▶ _DATASET EXCERPTS_:
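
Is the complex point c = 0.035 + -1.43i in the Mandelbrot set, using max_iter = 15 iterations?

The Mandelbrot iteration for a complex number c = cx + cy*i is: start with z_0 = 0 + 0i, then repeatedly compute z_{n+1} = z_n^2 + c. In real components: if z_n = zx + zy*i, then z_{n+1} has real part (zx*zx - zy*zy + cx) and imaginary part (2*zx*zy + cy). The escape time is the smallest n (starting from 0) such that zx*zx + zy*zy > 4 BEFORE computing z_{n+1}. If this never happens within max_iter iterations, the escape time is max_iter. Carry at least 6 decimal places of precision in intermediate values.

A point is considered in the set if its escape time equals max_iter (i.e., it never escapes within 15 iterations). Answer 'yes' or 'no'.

z_0 = 0 + 0i, c = 0.0350 + -1.4300i
Iter 1: z = 0.0350 + -1.4300i, |z|^2 = 2.0461
Iter 2: z = -2.0087 + -1.5301i, |z|^2 = 6.3760
Escaped at iteration 2

Answer: no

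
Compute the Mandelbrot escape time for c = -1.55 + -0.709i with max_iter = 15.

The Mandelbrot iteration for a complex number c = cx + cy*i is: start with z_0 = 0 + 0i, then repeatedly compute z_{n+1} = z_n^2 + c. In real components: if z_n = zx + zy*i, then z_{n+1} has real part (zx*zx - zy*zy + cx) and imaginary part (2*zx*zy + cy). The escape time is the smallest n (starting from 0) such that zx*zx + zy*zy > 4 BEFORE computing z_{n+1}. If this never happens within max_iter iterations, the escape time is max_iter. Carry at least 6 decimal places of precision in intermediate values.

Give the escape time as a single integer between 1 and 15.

z_0 = 0 + 0i, c = -1.5500 + -0.7090i
Iter 1: z = -1.5500 + -0.7090i, |z|^2 = 2.9052
Iter 2: z = 0.3498 + 1.4889i, |z|^2 = 2.3392
Iter 3: z = -3.6444 + 0.3327i, |z|^2 = 13.3927
Escaped at iteration 3

Answer: 3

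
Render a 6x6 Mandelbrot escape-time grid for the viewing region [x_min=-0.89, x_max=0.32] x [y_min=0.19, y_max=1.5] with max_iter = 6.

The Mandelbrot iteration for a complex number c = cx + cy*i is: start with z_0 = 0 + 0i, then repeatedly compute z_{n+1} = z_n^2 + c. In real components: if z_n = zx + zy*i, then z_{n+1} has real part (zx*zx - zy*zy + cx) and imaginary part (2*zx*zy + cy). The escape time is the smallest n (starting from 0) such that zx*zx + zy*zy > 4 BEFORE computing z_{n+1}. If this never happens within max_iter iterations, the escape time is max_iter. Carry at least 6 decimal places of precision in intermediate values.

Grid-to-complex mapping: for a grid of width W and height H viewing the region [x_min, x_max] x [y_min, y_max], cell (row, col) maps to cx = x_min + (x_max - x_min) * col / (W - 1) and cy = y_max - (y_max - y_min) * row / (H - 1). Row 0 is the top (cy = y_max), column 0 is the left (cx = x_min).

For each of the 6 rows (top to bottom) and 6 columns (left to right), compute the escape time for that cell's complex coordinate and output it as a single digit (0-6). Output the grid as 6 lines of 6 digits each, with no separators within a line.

(row=0, col=0): c = -0.8900 + 1.5000i → escape time 2
(row=0, col=1): c = -0.6480 + 1.5000i → escape time 2
(row=0, col=2): c = -0.4060 + 1.5000i → escape time 2
(row=0, col=3): c = -0.1640 + 1.5000i → escape time 2
(row=0, col=4): c = 0.0780 + 1.5000i → escape time 2
(row=0, col=5): c = 0.3200 + 1.5000i → escape time 2
(row=1, col=0): c = -0.8900 + 1.2380i → escape time 3
(row=1, col=1): c = -0.6480 + 1.2380i → escape time 3
(row=1, col=2): c = -0.4060 + 1.2380i → escape time 3
(row=1, col=3): c = -0.1640 + 1.2380i → escape time 3
(row=1, col=4): c = 0.0780 + 1.2380i → escape time 2
(row=1, col=5): c = 0.3200 + 1.2380i → escape time 2
(row=2, col=0): c = -0.8900 + 0.9760i → escape time 3
(row=2, col=1): c = -0.6480 + 0.9760i → escape time 4
(row=2, col=2): c = -0.4060 + 0.9760i → escape time 4
(row=2, col=3): c = -0.1640 + 0.9760i → escape time 6
(row=2, col=4): c = 0.0780 + 0.9760i → escape time 5
(row=2, col=5): c = 0.3200 + 0.9760i → escape time 3
(row=3, col=0): c = -0.8900 + 0.7140i → escape time 4
(row=3, col=1): c = -0.6480 + 0.7140i → escape time 5
(row=3, col=2): c = -0.4060 + 0.7140i → escape time 6
(row=3, col=3): c = -0.1640 + 0.7140i → escape time 6
(row=3, col=4): c = 0.0780 + 0.7140i → escape time 6
(row=3, col=5): c = 0.3200 + 0.7140i → escape time 6
(row=4, col=0): c = -0.8900 + 0.4520i → escape time 6
(row=4, col=1): c = -0.6480 + 0.4520i → escape time 6
(row=4, col=2): c = -0.4060 + 0.4520i → escape time 6
(row=4, col=3): c = -0.1640 + 0.4520i → escape time 6
(row=4, col=4): c = 0.0780 + 0.4520i → escape time 6
(row=4, col=5): c = 0.3200 + 0.4520i → escape time 6
(row=5, col=0): c = -0.8900 + 0.1900i → escape time 6
(row=5, col=1): c = -0.6480 + 0.1900i → escape time 6
(row=5, col=2): c = -0.4060 + 0.1900i → escape time 6
(row=5, col=3): c = -0.1640 + 0.1900i → escape time 6
(row=5, col=4): c = 0.0780 + 0.1900i → escape time 6
(row=5, col=5): c = 0.3200 + 0.1900i → escape time 6

Answer: 222222
333322
344653
456666
666666
666666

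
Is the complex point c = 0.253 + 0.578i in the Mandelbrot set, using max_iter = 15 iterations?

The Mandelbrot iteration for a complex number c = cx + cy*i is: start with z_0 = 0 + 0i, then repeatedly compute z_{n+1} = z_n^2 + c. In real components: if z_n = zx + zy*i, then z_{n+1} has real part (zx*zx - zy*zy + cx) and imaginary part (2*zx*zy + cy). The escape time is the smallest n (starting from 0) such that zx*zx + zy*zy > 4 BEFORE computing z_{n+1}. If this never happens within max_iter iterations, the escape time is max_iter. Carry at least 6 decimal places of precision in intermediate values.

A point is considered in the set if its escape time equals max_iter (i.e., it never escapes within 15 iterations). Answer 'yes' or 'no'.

z_0 = 0 + 0i, c = 0.2530 + 0.5780i
Iter 1: z = 0.2530 + 0.5780i, |z|^2 = 0.3981
Iter 2: z = -0.0171 + 0.8705i, |z|^2 = 0.7580
Iter 3: z = -0.5044 + 0.5483i, |z|^2 = 0.5550
Iter 4: z = 0.2068 + 0.0249i, |z|^2 = 0.0434
Iter 5: z = 0.2952 + 0.5883i, |z|^2 = 0.4332
Iter 6: z = -0.0060 + 0.9253i, |z|^2 = 0.8562
Iter 7: z = -0.6031 + 0.5670i, |z|^2 = 0.6852
Iter 8: z = 0.2953 + -0.1059i, |z|^2 = 0.0984
Iter 9: z = 0.3290 + 0.5155i, |z|^2 = 0.3739
Iter 10: z = 0.0955 + 0.9172i, |z|^2 = 0.8503
Iter 11: z = -0.5791 + 0.7532i, |z|^2 = 0.9027
Iter 12: z = 0.0209 + -0.2944i, |z|^2 = 0.0871
Iter 13: z = 0.1668 + 0.5657i, |z|^2 = 0.3478
Iter 14: z = -0.0392 + 0.7667i, |z|^2 = 0.5894
Did not escape in 15 iterations → in set

Answer: yes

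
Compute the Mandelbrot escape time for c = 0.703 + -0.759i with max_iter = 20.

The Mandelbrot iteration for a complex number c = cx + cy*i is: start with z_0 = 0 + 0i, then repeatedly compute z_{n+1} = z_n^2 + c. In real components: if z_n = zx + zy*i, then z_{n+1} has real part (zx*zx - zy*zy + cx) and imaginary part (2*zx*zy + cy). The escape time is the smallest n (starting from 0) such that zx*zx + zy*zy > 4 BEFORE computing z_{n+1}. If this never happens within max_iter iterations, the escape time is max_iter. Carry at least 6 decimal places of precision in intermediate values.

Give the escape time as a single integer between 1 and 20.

z_0 = 0 + 0i, c = 0.7030 + -0.7590i
Iter 1: z = 0.7030 + -0.7590i, |z|^2 = 1.0703
Iter 2: z = 0.6211 + -1.8262i, |z|^2 = 3.7206
Iter 3: z = -2.2460 + -3.0276i, |z|^2 = 14.2108
Escaped at iteration 3

Answer: 3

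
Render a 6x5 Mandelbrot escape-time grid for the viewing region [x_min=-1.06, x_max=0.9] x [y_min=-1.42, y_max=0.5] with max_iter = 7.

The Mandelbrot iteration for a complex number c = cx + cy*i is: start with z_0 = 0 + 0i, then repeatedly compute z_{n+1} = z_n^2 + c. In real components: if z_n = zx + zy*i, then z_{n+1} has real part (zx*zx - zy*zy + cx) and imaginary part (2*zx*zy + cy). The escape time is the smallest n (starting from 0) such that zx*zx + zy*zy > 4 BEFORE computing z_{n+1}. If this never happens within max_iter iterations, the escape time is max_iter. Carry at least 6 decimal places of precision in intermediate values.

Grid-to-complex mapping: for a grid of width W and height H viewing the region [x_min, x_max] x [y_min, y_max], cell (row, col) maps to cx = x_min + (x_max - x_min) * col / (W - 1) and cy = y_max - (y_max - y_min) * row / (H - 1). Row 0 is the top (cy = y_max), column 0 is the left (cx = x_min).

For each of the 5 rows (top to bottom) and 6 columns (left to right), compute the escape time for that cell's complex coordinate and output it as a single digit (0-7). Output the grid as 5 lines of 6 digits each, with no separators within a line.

Answer: 577752
777753
577753
346432
222222

Derivation:
(row=0, col=0): c = -1.0600 + 0.5000i → escape time 5
(row=0, col=1): c = -0.6680 + 0.5000i → escape time 7
(row=0, col=2): c = -0.2760 + 0.5000i → escape time 7
(row=0, col=3): c = 0.1160 + 0.5000i → escape time 7
(row=0, col=4): c = 0.5080 + 0.5000i → escape time 5
(row=0, col=5): c = 0.9000 + 0.5000i → escape time 2
(row=1, col=0): c = -1.0600 + 0.0200i → escape time 7
(row=1, col=1): c = -0.6680 + 0.0200i → escape time 7
(row=1, col=2): c = -0.2760 + 0.0200i → escape time 7
(row=1, col=3): c = 0.1160 + 0.0200i → escape time 7
(row=1, col=4): c = 0.5080 + 0.0200i → escape time 5
(row=1, col=5): c = 0.9000 + 0.0200i → escape time 3
(row=2, col=0): c = -1.0600 + -0.4600i → escape time 5
(row=2, col=1): c = -0.6680 + -0.4600i → escape time 7
(row=2, col=2): c = -0.2760 + -0.4600i → escape time 7
(row=2, col=3): c = 0.1160 + -0.4600i → escape time 7
(row=2, col=4): c = 0.5080 + -0.4600i → escape time 5
(row=2, col=5): c = 0.9000 + -0.4600i → escape time 3
(row=3, col=0): c = -1.0600 + -0.9400i → escape time 3
(row=3, col=1): c = -0.6680 + -0.9400i → escape time 4
(row=3, col=2): c = -0.2760 + -0.9400i → escape time 6
(row=3, col=3): c = 0.1160 + -0.9400i → escape time 4
(row=3, col=4): c = 0.5080 + -0.9400i → escape time 3
(row=3, col=5): c = 0.9000 + -0.9400i → escape time 2
(row=4, col=0): c = -1.0600 + -1.4200i → escape time 2
(row=4, col=1): c = -0.6680 + -1.4200i → escape time 2
(row=4, col=2): c = -0.2760 + -1.4200i → escape time 2
(row=4, col=3): c = 0.1160 + -1.4200i → escape time 2
(row=4, col=4): c = 0.5080 + -1.4200i → escape time 2
(row=4, col=5): c = 0.9000 + -1.4200i → escape time 2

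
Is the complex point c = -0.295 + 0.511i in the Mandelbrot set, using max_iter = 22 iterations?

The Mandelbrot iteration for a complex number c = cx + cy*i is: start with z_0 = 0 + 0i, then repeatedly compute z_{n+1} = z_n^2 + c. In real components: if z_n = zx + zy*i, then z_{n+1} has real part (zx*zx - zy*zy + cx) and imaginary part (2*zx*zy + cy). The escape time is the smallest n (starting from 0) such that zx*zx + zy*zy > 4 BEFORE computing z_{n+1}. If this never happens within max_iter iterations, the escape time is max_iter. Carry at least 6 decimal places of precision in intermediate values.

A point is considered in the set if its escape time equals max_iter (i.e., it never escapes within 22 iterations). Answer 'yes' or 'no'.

z_0 = 0 + 0i, c = -0.2950 + 0.5110i
Iter 1: z = -0.2950 + 0.5110i, |z|^2 = 0.3481
Iter 2: z = -0.4691 + 0.2095i, |z|^2 = 0.2639
Iter 3: z = -0.1188 + 0.3144i, |z|^2 = 0.1130
Iter 4: z = -0.3797 + 0.4363i, |z|^2 = 0.3345
Iter 5: z = -0.3411 + 0.1797i, |z|^2 = 0.1486
Iter 6: z = -0.2109 + 0.3884i, |z|^2 = 0.1954
Iter 7: z = -0.4014 + 0.3471i, |z|^2 = 0.2816
Iter 8: z = -0.2544 + 0.2323i, |z|^2 = 0.1187
Iter 9: z = -0.2843 + 0.3928i, |z|^2 = 0.2351
Iter 10: z = -0.3685 + 0.2877i, |z|^2 = 0.2186
Iter 11: z = -0.2420 + 0.2990i, |z|^2 = 0.1479
Iter 12: z = -0.3258 + 0.3663i, |z|^2 = 0.2403
Iter 13: z = -0.3230 + 0.2723i, |z|^2 = 0.1785
Iter 14: z = -0.2648 + 0.3351i, |z|^2 = 0.1824
Iter 15: z = -0.3372 + 0.3335i, |z|^2 = 0.2249
Iter 16: z = -0.2926 + 0.2861i, |z|^2 = 0.1674
Iter 17: z = -0.2913 + 0.3436i, |z|^2 = 0.2029
Iter 18: z = -0.3282 + 0.3108i, |z|^2 = 0.2044
Iter 19: z = -0.2839 + 0.3069i, |z|^2 = 0.1748
Iter 20: z = -0.3086 + 0.3367i, |z|^2 = 0.2086
Iter 21: z = -0.3131 + 0.3032i, |z|^2 = 0.1900
Did not escape in 22 iterations → in set

Answer: yes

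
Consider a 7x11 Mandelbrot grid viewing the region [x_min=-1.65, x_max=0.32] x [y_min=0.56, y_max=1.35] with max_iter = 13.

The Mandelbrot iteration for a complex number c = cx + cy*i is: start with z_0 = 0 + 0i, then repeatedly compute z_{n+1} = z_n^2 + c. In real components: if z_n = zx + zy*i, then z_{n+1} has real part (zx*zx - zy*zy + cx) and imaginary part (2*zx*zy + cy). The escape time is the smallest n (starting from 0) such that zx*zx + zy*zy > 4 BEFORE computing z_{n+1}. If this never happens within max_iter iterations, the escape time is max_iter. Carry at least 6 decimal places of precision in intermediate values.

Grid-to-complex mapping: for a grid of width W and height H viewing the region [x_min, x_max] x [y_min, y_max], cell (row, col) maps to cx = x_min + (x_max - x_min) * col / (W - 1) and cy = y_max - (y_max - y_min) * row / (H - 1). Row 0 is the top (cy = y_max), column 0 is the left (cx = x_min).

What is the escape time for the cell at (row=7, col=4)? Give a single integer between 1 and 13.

z_0 = 0 + 0i, c = -0.3367 + 0.7970i
Iter 1: z = -0.3367 + 0.7970i, |z|^2 = 0.7486
Iter 2: z = -0.8585 + 0.2604i, |z|^2 = 0.8049
Iter 3: z = 0.3326 + 0.3500i, |z|^2 = 0.2331
Iter 4: z = -0.3485 + 1.0298i, |z|^2 = 1.1820
Iter 5: z = -1.2757 + 0.0792i, |z|^2 = 1.6337
Iter 6: z = 1.2845 + 0.5949i, |z|^2 = 2.0039
Iter 7: z = 0.9595 + 2.3252i, |z|^2 = 6.3272
Escaped at iteration 7

Answer: 7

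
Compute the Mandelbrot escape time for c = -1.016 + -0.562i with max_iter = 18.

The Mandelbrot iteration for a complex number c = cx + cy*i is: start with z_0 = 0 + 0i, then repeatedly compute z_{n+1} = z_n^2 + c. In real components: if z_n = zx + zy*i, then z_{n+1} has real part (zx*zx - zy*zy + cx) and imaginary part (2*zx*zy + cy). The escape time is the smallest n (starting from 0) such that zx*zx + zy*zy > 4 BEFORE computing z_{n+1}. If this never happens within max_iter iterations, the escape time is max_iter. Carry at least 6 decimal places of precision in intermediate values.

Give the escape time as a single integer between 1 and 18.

Answer: 5

Derivation:
z_0 = 0 + 0i, c = -1.0160 + -0.5620i
Iter 1: z = -1.0160 + -0.5620i, |z|^2 = 1.3481
Iter 2: z = -0.2996 + 0.5800i, |z|^2 = 0.4261
Iter 3: z = -1.2626 + -0.9095i, |z|^2 = 2.4214
Iter 4: z = -0.2490 + 1.7348i, |z|^2 = 3.0714
Iter 5: z = -3.9634 + -1.4258i, |z|^2 = 17.7414
Escaped at iteration 5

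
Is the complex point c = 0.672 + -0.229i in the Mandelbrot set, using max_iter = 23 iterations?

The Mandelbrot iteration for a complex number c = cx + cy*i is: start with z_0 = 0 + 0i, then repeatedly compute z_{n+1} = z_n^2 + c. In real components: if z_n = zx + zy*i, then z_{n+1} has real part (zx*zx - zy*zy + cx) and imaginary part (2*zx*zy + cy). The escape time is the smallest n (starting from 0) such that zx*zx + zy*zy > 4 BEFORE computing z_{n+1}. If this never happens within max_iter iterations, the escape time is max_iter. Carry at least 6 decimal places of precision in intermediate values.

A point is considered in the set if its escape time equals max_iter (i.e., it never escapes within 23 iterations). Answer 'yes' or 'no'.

Answer: no

Derivation:
z_0 = 0 + 0i, c = 0.6720 + -0.2290i
Iter 1: z = 0.6720 + -0.2290i, |z|^2 = 0.5040
Iter 2: z = 1.0711 + -0.5368i, |z|^2 = 1.4355
Iter 3: z = 1.5312 + -1.3789i, |z|^2 = 4.2461
Escaped at iteration 3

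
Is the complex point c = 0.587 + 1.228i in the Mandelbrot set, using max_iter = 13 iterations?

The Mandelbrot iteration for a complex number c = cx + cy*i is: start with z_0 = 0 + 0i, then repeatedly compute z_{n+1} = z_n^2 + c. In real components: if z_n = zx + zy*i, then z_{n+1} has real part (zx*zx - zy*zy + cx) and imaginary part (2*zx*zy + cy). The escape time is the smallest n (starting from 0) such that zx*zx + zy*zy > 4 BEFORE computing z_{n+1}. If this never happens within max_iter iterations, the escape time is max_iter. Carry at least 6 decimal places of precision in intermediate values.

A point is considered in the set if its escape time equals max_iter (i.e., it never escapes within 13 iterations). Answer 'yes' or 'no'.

Answer: no

Derivation:
z_0 = 0 + 0i, c = 0.5870 + 1.2280i
Iter 1: z = 0.5870 + 1.2280i, |z|^2 = 1.8526
Iter 2: z = -0.5764 + 2.6697i, |z|^2 = 7.4594
Escaped at iteration 2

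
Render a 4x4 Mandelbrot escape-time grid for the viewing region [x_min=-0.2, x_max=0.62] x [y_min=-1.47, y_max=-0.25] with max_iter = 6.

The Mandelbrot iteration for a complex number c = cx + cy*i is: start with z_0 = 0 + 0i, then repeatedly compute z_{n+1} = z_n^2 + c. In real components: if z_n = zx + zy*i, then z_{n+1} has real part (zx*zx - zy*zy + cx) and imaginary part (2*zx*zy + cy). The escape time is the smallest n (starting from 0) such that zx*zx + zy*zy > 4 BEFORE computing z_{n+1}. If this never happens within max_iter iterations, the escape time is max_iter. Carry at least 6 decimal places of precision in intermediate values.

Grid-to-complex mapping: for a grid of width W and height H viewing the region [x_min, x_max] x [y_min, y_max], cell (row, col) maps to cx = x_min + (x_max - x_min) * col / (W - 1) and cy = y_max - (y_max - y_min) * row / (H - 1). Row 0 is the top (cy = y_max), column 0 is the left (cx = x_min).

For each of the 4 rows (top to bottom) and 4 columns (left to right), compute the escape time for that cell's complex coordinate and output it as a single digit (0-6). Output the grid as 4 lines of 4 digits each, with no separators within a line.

(row=0, col=0): c = -0.2000 + -0.2500i → escape time 6
(row=0, col=1): c = 0.0733 + -0.2500i → escape time 6
(row=0, col=2): c = 0.3467 + -0.2500i → escape time 6
(row=0, col=3): c = 0.6200 + -0.2500i → escape time 4
(row=1, col=0): c = -0.2000 + -0.6567i → escape time 6
(row=1, col=1): c = 0.0733 + -0.6567i → escape time 6
(row=1, col=2): c = 0.3467 + -0.6567i → escape time 6
(row=1, col=3): c = 0.6200 + -0.6567i → escape time 3
(row=2, col=0): c = -0.2000 + -1.0633i → escape time 6
(row=2, col=1): c = 0.0733 + -1.0633i → escape time 4
(row=2, col=2): c = 0.3467 + -1.0633i → escape time 3
(row=2, col=3): c = 0.6200 + -1.0633i → escape time 2
(row=3, col=0): c = -0.2000 + -1.4700i → escape time 2
(row=3, col=1): c = 0.0733 + -1.4700i → escape time 2
(row=3, col=2): c = 0.3467 + -1.4700i → escape time 2
(row=3, col=3): c = 0.6200 + -1.4700i → escape time 2

Answer: 6664
6663
6432
2222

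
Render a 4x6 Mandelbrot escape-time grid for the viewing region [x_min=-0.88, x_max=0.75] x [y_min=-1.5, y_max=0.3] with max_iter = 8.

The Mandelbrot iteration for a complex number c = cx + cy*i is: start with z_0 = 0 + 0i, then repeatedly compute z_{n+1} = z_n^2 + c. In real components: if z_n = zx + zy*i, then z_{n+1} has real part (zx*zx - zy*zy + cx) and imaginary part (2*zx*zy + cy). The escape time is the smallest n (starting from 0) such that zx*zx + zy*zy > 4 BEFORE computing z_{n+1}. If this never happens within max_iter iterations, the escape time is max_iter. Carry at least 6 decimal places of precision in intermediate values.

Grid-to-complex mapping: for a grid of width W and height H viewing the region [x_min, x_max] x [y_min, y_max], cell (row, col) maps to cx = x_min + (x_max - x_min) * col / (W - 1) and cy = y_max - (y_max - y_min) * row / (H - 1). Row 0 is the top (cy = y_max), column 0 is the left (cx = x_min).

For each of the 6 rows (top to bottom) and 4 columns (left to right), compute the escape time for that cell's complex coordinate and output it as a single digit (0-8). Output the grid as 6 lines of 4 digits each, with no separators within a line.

(row=0, col=0): c = -0.8800 + 0.3000i → escape time 8
(row=0, col=1): c = -0.3367 + 0.3000i → escape time 8
(row=0, col=2): c = 0.2067 + 0.3000i → escape time 8
(row=0, col=3): c = 0.7500 + 0.3000i → escape time 3
(row=1, col=0): c = -0.8800 + -0.0600i → escape time 8
(row=1, col=1): c = -0.3367 + -0.0600i → escape time 8
(row=1, col=2): c = 0.2067 + -0.0600i → escape time 8
(row=1, col=3): c = 0.7500 + -0.0600i → escape time 3
(row=2, col=0): c = -0.8800 + -0.4200i → escape time 7
(row=2, col=1): c = -0.3367 + -0.4200i → escape time 8
(row=2, col=2): c = 0.2067 + -0.4200i → escape time 8
(row=2, col=3): c = 0.7500 + -0.4200i → escape time 3
(row=3, col=0): c = -0.8800 + -0.7800i → escape time 4
(row=3, col=1): c = -0.3367 + -0.7800i → escape time 7
(row=3, col=2): c = 0.2067 + -0.7800i → escape time 5
(row=3, col=3): c = 0.7500 + -0.7800i → escape time 2
(row=4, col=0): c = -0.8800 + -1.1400i → escape time 3
(row=4, col=1): c = -0.3367 + -1.1400i → escape time 4
(row=4, col=2): c = 0.2067 + -1.1400i → escape time 3
(row=4, col=3): c = 0.7500 + -1.1400i → escape time 2
(row=5, col=0): c = -0.8800 + -1.5000i → escape time 2
(row=5, col=1): c = -0.3367 + -1.5000i → escape time 2
(row=5, col=2): c = 0.2067 + -1.5000i → escape time 2
(row=5, col=3): c = 0.7500 + -1.5000i → escape time 2

Answer: 8883
8883
7883
4752
3432
2222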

▶ _YOUR TASK_:
Identify every line above with the string "Render" in it. Copy those lines.

▶ _RESPONSE TO THE EXERCISE_:
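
Render a 6x6 Mandelbrot escape-time grid for the viewing region [x_min=-0.89, x_max=0.32] x [y_min=0.19, y_max=1.5] with max_iter = 6.
Render a 6x5 Mandelbrot escape-time grid for the viewing region [x_min=-1.06, x_max=0.9] x [y_min=-1.42, y_max=0.5] with max_iter = 7.
Render a 4x4 Mandelbrot escape-time grid for the viewing region [x_min=-0.2, x_max=0.62] x [y_min=-1.47, y_max=-0.25] with max_iter = 6.
Render a 4x6 Mandelbrot escape-time grid for the viewing region [x_min=-0.88, x_max=0.75] x [y_min=-1.5, y_max=0.3] with max_iter = 8.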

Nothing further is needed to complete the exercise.